▼

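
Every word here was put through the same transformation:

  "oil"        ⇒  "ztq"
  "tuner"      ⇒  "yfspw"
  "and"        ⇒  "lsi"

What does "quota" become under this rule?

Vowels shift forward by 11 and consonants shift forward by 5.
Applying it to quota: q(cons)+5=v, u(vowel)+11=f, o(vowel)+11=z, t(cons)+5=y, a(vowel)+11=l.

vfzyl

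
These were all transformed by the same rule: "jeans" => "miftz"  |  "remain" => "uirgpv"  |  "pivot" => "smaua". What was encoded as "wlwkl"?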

▲
▼

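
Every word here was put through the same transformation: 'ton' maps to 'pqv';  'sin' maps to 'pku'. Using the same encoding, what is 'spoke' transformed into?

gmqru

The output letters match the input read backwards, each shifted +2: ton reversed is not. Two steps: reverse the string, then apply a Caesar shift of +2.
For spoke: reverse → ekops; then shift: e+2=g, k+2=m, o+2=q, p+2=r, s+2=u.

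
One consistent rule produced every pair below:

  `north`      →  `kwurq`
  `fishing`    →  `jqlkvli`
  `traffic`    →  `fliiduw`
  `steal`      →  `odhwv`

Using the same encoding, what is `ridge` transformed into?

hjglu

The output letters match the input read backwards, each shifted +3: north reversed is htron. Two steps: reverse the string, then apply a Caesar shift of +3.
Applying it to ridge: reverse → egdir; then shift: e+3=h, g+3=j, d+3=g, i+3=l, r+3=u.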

▲
▼

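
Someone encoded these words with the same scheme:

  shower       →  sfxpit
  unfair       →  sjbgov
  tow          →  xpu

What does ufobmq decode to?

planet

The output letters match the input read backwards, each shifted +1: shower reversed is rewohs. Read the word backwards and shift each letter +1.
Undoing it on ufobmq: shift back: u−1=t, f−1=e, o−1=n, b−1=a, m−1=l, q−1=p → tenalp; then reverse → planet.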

▲

Your response should be made up of the lines in the data that contain the word "encoded".

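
These were all transformed by the same rule: "jeans" => "miftz"  |  "remain" => "uirgpv"  |  "pivot" => "smaua". What was encoded as "wlwkl"?
Someone encoded these words with the same scheme: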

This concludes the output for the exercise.